Only one portion of the data is to be written out: from the line bearing "will be amplified?" through the line bearing "Primer 1: 5'-CAAATACAGTAAAGGT-3'.". Write it exactly as it appears.

*** Source information Section Begins ***

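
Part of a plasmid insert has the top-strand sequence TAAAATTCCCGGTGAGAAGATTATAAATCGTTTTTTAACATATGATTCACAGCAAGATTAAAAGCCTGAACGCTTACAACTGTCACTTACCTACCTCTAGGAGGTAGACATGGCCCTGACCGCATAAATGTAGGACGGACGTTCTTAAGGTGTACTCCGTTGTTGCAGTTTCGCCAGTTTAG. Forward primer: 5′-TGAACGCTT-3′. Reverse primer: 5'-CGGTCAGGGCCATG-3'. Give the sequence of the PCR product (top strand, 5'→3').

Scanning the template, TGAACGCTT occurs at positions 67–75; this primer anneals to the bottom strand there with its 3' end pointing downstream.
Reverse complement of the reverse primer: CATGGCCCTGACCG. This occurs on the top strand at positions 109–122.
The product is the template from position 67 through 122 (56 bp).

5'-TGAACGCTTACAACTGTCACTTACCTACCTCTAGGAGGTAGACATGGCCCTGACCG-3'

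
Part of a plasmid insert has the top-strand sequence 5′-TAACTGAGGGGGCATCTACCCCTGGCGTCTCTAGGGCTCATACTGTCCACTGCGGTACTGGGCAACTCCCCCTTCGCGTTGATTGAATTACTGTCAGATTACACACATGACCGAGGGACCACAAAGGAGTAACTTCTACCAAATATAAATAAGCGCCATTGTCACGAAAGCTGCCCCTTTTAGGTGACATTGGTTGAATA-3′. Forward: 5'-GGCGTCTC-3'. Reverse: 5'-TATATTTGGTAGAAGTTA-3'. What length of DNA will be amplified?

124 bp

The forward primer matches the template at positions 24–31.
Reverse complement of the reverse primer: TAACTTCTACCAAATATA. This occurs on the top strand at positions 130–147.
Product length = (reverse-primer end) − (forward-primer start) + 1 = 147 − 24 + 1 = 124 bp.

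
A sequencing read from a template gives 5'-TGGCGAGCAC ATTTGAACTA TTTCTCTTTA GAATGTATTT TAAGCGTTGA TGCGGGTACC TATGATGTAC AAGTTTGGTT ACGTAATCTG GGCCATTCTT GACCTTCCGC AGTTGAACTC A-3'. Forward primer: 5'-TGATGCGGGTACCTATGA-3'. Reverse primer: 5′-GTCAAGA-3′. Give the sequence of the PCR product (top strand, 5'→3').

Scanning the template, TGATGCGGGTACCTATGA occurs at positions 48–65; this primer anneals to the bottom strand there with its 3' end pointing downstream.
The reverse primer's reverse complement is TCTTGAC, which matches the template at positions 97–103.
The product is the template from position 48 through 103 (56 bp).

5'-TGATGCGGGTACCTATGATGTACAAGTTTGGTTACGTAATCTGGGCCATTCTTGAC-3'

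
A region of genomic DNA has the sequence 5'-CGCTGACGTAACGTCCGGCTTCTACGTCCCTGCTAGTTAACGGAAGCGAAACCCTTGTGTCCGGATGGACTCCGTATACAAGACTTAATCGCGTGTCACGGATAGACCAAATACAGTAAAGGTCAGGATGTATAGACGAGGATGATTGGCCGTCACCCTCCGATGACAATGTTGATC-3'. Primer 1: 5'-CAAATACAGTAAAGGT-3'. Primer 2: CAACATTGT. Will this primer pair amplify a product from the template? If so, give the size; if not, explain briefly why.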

*** Source information Section Ends ***
*** Source information Section Begins ***

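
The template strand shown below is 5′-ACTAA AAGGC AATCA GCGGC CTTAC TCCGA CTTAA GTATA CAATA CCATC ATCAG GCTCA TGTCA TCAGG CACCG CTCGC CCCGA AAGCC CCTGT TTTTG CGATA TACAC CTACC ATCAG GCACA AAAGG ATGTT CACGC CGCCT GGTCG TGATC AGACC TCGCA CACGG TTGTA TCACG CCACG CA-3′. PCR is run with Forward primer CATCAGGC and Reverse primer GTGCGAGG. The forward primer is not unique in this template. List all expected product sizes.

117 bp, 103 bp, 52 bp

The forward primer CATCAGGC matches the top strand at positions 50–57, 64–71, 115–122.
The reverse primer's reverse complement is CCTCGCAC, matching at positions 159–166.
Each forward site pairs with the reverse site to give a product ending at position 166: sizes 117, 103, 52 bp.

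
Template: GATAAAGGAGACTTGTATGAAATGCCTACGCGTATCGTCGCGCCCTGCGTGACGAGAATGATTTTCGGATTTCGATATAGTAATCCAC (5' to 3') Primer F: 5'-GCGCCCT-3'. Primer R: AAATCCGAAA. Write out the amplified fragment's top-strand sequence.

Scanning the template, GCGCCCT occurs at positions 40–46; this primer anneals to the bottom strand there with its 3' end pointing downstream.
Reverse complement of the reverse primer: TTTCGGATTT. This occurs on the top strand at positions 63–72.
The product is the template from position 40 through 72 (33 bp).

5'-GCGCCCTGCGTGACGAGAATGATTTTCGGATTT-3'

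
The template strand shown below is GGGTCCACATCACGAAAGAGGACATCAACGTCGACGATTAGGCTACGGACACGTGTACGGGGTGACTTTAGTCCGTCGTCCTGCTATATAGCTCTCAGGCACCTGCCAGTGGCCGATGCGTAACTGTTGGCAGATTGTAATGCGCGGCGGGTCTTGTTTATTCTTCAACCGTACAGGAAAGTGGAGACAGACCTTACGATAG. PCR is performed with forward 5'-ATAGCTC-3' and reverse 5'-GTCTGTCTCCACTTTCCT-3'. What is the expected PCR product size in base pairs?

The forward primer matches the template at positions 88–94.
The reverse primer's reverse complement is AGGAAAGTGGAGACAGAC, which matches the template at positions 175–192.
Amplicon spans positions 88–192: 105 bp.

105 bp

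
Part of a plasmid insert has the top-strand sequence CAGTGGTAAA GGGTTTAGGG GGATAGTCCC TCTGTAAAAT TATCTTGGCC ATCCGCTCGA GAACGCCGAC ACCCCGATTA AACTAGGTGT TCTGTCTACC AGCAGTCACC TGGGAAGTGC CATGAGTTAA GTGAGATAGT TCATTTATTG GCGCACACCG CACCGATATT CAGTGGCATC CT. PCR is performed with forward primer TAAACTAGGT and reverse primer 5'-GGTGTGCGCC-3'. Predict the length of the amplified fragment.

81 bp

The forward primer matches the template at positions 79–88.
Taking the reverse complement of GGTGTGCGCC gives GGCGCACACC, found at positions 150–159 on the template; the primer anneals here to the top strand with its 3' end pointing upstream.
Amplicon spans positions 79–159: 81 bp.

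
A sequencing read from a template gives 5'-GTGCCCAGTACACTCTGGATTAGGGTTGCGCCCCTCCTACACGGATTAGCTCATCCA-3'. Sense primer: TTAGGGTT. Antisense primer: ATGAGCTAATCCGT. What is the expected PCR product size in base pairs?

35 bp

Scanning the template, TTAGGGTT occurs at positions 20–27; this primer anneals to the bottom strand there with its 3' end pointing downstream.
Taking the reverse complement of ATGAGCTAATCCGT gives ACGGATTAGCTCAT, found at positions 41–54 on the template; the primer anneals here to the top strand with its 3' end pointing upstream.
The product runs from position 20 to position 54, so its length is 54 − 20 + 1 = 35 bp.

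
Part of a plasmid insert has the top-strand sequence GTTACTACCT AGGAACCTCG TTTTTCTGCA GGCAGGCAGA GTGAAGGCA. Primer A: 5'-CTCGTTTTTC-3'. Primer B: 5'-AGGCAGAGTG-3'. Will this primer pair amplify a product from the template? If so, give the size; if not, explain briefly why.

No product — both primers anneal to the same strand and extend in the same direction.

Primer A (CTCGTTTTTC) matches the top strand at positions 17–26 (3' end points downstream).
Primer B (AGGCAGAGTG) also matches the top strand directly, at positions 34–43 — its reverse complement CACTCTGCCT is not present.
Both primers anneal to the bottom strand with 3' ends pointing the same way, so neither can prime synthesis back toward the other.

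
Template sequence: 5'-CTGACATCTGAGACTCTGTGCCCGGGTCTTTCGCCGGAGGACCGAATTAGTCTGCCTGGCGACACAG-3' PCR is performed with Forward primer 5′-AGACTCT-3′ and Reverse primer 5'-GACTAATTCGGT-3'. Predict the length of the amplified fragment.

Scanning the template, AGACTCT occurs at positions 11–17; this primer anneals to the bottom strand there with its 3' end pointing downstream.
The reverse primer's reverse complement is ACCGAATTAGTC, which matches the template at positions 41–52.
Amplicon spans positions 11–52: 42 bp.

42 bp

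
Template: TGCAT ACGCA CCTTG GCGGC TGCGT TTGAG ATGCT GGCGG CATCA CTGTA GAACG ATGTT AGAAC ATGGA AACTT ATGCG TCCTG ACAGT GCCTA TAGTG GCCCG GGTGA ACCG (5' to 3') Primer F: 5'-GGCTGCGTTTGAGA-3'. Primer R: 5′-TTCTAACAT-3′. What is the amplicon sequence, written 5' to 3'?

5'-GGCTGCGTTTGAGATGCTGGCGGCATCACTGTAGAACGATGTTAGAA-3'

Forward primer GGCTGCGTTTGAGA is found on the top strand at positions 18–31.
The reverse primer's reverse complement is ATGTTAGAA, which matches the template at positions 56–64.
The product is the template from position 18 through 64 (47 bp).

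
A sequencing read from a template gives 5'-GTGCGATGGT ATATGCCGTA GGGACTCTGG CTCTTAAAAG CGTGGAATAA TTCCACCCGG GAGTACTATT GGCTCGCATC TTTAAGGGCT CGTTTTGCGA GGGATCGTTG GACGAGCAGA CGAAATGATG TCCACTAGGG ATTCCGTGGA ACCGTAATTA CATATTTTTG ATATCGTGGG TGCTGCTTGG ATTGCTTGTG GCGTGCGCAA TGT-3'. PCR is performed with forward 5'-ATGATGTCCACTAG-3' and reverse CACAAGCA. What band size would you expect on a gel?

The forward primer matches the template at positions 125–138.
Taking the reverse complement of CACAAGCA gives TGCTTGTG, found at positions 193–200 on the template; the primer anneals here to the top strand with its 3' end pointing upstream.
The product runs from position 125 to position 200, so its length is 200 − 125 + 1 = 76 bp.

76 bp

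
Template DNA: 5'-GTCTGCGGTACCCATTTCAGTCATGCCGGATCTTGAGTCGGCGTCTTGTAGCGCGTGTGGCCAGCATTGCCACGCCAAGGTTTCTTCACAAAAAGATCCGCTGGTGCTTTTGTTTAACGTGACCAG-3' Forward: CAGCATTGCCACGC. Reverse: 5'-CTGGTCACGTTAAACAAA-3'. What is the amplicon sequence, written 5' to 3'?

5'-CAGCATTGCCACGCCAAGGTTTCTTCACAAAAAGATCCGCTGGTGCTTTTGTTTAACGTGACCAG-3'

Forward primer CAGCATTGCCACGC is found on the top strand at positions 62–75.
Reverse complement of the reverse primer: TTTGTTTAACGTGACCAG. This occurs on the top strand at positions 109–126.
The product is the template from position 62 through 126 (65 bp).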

*** Source information Section Ends ***
*** Source information Section Begins ***

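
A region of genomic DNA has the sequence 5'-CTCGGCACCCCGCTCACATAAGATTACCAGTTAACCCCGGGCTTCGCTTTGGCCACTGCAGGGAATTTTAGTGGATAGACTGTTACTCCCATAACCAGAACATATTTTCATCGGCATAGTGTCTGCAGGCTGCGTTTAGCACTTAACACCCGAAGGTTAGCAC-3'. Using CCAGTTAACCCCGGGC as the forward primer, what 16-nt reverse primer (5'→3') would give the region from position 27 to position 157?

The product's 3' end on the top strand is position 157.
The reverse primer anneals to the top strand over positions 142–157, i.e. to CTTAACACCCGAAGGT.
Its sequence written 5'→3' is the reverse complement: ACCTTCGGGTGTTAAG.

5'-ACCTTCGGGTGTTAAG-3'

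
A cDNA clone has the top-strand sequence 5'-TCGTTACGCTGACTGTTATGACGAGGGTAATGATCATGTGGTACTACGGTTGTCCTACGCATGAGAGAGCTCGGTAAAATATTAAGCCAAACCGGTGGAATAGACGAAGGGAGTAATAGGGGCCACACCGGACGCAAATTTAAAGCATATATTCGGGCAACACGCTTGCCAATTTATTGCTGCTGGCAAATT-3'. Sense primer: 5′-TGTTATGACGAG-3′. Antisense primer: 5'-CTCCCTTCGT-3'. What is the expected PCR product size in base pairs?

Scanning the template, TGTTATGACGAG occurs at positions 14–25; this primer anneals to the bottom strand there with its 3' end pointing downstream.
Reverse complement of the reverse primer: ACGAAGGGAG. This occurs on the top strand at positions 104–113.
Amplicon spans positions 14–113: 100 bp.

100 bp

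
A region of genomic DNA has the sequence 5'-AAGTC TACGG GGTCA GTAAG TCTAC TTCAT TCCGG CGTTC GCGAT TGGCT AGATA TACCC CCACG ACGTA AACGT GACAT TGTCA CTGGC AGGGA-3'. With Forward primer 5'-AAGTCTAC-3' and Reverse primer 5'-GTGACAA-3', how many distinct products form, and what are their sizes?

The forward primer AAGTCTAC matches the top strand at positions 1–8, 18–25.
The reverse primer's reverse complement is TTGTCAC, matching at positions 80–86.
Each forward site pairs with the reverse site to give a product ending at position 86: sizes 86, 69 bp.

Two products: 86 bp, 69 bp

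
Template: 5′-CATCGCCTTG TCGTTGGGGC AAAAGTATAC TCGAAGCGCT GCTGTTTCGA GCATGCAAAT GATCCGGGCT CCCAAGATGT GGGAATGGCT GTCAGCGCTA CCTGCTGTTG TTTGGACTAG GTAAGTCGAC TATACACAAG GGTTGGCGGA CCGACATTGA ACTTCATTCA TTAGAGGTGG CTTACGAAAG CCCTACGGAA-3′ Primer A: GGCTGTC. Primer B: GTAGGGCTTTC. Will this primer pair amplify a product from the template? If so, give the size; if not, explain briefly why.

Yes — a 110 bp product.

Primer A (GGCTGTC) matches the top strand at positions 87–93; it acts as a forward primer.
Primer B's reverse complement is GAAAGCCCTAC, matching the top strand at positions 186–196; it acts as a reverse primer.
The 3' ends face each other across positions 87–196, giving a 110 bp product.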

*** Source information Section Ends ***

Completed exercise
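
Part of a plasmid insert has the top-strand sequence 5′-TAACTGAGGGGGCATCTACCCCTGGCGTCTCTAGGGCTCATACTGTCCACTGCGGTACTGGGCAACTCCCCCTTCGCGTTGATTGAATTACTGTCAGATTACACACATGACCGAGGGACCACAAAGGAGTAACTTCTACCAAATATAAATAAGCGCCATTGTCACGAAAGCTGCCCCTTTTAGGTGACATTGGTTGAATA-3′. Forward: 5'-GGCGTCTC-3'. Reverse: 5'-TATATTTGGTAGAAGTTA-3'. What length of DNA will be amplified?

124 bp

The forward primer matches the template at positions 24–31.
Reverse complement of the reverse primer: TAACTTCTACCAAATATA. This occurs on the top strand at positions 130–147.
Product length = (reverse-primer end) − (forward-primer start) + 1 = 147 − 24 + 1 = 124 bp.

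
A sequencing read from a template gives 5'-TGGCGAGCAC ATTTGAACTA TTTCTCTTTA GAATGTATTT TAAGCGTTGA TGCGGGTACC TATGATGTAC AAGTTTGGTT ACGTAATCTG GGCCATTCTT GACCTTCCGC AGTTGAACTC A-3'. Forward primer: 5'-TGATGCGGGTACCTATGA-3'. Reverse primer: 5′-GTCAAGA-3′. Give the sequence of the PCR product (top strand, 5'→3').

Scanning the template, TGATGCGGGTACCTATGA occurs at positions 48–65; this primer anneals to the bottom strand there with its 3' end pointing downstream.
The reverse primer's reverse complement is TCTTGAC, which matches the template at positions 97–103.
The product is the template from position 48 through 103 (56 bp).

5'-TGATGCGGGTACCTATGATGTACAAGTTTGGTTACGTAATCTGGGCCATTCTTGAC-3'

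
A region of genomic DNA has the sequence 5'-CGCTGACGTAACGTCCGGCTTCTACGTCCCTGCTAGTTAACGGAAGCGAAACCCTTGTGTCCGGATGGACTCCGTATACAAGACTTAATCGCGTGTCACGGATAGACCAAATACAGTAAAGGTCAGGATGTATAGACGAGGATGATTGGCCGTCACCCTCCGATGACAATGTTGATC-3'. Primer 1: 5'-CAAATACAGTAAAGGT-3'. Primer 2: CAACATTGT. Will this primer pair amplify a product from the template? If so, give the size; if not, explain briefly why.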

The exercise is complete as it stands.